• **Records drawn from a dataset**:
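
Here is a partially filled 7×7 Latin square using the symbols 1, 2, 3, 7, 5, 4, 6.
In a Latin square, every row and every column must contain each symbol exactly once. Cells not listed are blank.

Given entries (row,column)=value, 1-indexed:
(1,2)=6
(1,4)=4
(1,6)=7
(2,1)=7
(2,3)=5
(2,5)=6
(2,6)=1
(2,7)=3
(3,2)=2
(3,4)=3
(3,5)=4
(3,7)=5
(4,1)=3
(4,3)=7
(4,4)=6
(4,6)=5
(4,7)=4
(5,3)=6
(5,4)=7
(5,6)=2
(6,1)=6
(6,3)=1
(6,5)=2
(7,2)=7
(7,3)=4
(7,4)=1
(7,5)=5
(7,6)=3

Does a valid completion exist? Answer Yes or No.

No

Row 3, column 3: row 3 together with column 3 already contain {1, 2, 3, 7, 5, 4, 6} — every symbol — so nothing can go there. The grid has no valid completion.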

• **PROMPT**:
Filter the entries down to the lines containing "Latin". Copy each of those lines.

• **ANSWER SPACE**:
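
Here is a partially filled 7×7 Latin square using the symbols 1, 2, 3, 7, 5, 4, 6.
In a Latin square, every row and every column must contain each symbol exactly once. Cells not listed are blank.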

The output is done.